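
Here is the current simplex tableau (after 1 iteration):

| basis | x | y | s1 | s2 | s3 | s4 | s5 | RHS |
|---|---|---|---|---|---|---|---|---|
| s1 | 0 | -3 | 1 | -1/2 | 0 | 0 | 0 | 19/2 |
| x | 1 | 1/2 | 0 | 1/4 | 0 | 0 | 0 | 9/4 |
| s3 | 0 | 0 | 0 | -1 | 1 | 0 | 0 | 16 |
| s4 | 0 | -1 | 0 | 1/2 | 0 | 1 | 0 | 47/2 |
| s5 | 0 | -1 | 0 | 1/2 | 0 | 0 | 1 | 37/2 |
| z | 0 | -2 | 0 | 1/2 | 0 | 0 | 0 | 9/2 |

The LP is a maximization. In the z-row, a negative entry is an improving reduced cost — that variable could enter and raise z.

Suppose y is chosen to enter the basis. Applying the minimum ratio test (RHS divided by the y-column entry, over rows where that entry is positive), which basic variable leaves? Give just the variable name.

Ratios: row 1 (s1): entry -3 ≤ 0, skip; row 2 (x): (9/4)/(1/2) = 9/2; row 3 (s3): entry 0 ≤ 0, skip; row 4 (s4): entry -1 ≤ 0, skip; row 5 (s5): entry -1 ≤ 0, skip.
Minimum ratio 9/2 is in the x row, so x leaves.

x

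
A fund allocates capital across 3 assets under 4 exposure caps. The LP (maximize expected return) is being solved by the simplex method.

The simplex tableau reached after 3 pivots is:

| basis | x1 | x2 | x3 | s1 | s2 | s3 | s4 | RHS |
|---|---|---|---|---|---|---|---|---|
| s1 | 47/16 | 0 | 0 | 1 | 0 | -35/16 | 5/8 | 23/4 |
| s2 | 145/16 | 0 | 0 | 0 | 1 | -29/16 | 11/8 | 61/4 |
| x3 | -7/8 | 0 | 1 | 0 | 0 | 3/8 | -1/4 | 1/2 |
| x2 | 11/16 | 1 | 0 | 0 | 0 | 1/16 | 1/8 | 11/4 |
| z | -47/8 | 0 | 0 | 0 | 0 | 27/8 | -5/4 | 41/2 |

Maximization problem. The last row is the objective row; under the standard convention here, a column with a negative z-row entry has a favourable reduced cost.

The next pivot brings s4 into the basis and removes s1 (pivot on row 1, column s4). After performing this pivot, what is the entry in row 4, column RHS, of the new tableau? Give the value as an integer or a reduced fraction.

8/5

Pivot element is row 1, column s4: 5/8.
Normalize row 1: new (row 1, RHS) = (23/4)/(5/8) = 46/5.
row 4 ← row 4 − (1/8)·(new row 1): 11/4 − (1/8)·(46/5) = 8/5.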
****************
● **Exercise directions**
Everything in the material above is to be copied exactly.

● **Solution to this exercise**
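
Here is the current simplex tableau (after 1 iteration):

| basis | x | y | s1 | s2 | s3 | s4 | s5 | RHS |
|---|---|---|---|---|---|---|---|---|
| s1 | 0 | -3 | 1 | -1/2 | 0 | 0 | 0 | 19/2 |
| x | 1 | 1/2 | 0 | 1/4 | 0 | 0 | 0 | 9/4 |
| s3 | 0 | 0 | 0 | -1 | 1 | 0 | 0 | 16 |
| s4 | 0 | -1 | 0 | 1/2 | 0 | 1 | 0 | 47/2 |
| s5 | 0 | -1 | 0 | 1/2 | 0 | 0 | 1 | 37/2 |
| z | 0 | -2 | 0 | 1/2 | 0 | 0 | 0 | 9/2 |

The LP is a maximization. In the z-row, a negative entry is an improving reduced cost — that variable could enter and raise z.

Suppose y is chosen to enter the basis. Applying the minimum ratio test (RHS divided by the y-column entry, over rows where that entry is positive), which basic variable leaves? Give just the variable name.

Ratios: row 1 (s1): entry -3 ≤ 0, skip; row 2 (x): (9/4)/(1/2) = 9/2; row 3 (s3): entry 0 ≤ 0, skip; row 4 (s4): entry -1 ≤ 0, skip; row 5 (s5): entry -1 ≤ 0, skip.
Minimum ratio 9/2 is in the x row, so x leaves.

x

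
A fund allocates capital across 3 assets under 4 exposure caps. The LP (maximize expected return) is being solved by the simplex method.

The simplex tableau reached after 3 pivots is:

| basis | x1 | x2 | x3 | s1 | s2 | s3 | s4 | RHS |
|---|---|---|---|---|---|---|---|---|
| s1 | 47/16 | 0 | 0 | 1 | 0 | -35/16 | 5/8 | 23/4 |
| s2 | 145/16 | 0 | 0 | 0 | 1 | -29/16 | 11/8 | 61/4 |
| x3 | -7/8 | 0 | 1 | 0 | 0 | 3/8 | -1/4 | 1/2 |
| x2 | 11/16 | 1 | 0 | 0 | 0 | 1/16 | 1/8 | 11/4 |
| z | -47/8 | 0 | 0 | 0 | 0 | 27/8 | -5/4 | 41/2 |

Maximization problem. The last row is the objective row; under the standard convention here, a column with a negative z-row entry has a favourable reduced cost.

The next pivot brings s4 into the basis and removes s1 (pivot on row 1, column s4). After performing this pivot, what is the entry in row 4, column RHS, of the new tableau? Give the value as an integer or a reduced fraction.

8/5

Pivot element is row 1, column s4: 5/8.
Normalize row 1: new (row 1, RHS) = (23/4)/(5/8) = 46/5.
row 4 ← row 4 − (1/8)·(new row 1): 11/4 − (1/8)·(46/5) = 8/5.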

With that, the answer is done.